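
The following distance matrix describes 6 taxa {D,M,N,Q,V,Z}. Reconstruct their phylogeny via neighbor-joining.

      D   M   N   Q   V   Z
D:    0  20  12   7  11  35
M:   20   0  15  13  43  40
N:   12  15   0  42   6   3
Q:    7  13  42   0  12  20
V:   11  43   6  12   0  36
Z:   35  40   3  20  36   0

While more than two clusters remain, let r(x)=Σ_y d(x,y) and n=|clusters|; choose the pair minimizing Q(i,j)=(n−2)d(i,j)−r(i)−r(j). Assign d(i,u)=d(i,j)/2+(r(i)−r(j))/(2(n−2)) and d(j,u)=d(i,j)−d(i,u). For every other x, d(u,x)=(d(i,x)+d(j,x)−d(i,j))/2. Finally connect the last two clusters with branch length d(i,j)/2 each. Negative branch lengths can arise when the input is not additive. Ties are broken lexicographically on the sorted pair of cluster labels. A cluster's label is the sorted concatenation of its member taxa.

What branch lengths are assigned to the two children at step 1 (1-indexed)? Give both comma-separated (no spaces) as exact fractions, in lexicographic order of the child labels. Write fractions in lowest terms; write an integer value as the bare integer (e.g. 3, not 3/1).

iteration 1: select N,Z (d=3, Q=-200); attach at lengths (-11/2, 17/2); label the merged cluster NZ
  updated: d(D,NZ)=22, d(M,NZ)=26, d(NZ,Q)=59/2, d(NZ,V)=39/2
iteration 2: select M,Q (d=13, Q=-249/2); attach at lengths (53/4, -1/4); label the merged cluster MQ
  updated: d(D,MQ)=7, d(MQ,NZ)=85/4, d(MQ,V)=21
iteration 3: select D,MQ (d=7, Q=-301/4); attach at lengths (19/16, 93/16); label the merged cluster DMQ
  updated: d(DMQ,NZ)=145/8, d(DMQ,V)=25/2
iteration 4: select DMQ,NZ (d=145/8, Q=-401/8); attach at lengths (89/16, 201/16); label the merged cluster DMNQZ
  updated: d(DMNQZ,V)=111/16
iteration 5: select DMNQZ,V (d=111/16); attach at lengths (111/32, 111/32); label the merged cluster DMNQVZ
final tree: (((D:19/16,(M:53/4,Q:-1/4):93/16):89/16,(N:-11/2,Z:17/2):201/16):111/32,V:111/32)
total length: 769/16

-11/2,17/2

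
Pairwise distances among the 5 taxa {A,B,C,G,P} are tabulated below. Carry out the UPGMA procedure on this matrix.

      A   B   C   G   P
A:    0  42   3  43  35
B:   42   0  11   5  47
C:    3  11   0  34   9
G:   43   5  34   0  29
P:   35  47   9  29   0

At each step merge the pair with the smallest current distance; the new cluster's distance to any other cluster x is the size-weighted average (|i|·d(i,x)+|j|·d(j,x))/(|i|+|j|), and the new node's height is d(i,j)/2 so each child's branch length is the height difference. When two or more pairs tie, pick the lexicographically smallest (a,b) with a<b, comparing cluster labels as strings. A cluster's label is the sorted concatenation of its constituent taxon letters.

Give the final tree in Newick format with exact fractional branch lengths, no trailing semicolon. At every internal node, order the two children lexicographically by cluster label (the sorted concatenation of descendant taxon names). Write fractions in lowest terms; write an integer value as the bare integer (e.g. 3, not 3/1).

(((A:3/2,C:3/2):19/2,P:11):37/6,(B:5/2,G:5/2):44/3)

1. join A+C (d=3) ⇒ AC; edges |A|=3/2, |C|=3/2
  updated: d(AC,B)=53/2, d(AC,G)=77/2, d(AC,P)=22
2. join B+G (d=5) ⇒ BG; edges |B|=5/2, |G|=5/2
  updated: d(AC,BG)=65/2, d(BG,P)=38
3. join AC+P (d=22) ⇒ ACP; edges |AC|=19/2, |P|=11
  updated: d(ACP,BG)=103/3
4. join ACP+BG (d=103/3) ⇒ ABCGP; edges |ACP|=37/6, |BG|=44/3
final tree: (((A:3/2,C:3/2):19/2,P:11):37/6,(B:5/2,G:5/2):44/3)
total length: 148/3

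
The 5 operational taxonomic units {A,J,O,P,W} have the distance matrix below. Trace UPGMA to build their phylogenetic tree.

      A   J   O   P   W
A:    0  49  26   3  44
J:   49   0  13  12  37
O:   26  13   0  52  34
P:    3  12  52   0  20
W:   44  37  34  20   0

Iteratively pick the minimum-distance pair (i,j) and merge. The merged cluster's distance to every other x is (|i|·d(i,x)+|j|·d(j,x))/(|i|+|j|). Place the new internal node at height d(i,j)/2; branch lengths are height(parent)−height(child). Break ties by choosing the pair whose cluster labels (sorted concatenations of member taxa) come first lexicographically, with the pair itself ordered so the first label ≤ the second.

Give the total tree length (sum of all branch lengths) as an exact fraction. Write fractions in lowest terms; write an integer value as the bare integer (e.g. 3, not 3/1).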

### WHAT TO PRODUCE
In the records above, locate each line with the word "their". Copy all such lines.

### YOUR RESPONSE
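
The following distance matrix describes 6 taxa {D,M,N,Q,V,Z}. Reconstruct their phylogeny via neighbor-joining.
The 5 operational taxonomic units {A,J,O,P,W} have the distance matrix below. Trace UPGMA to build their phylogenetic tree.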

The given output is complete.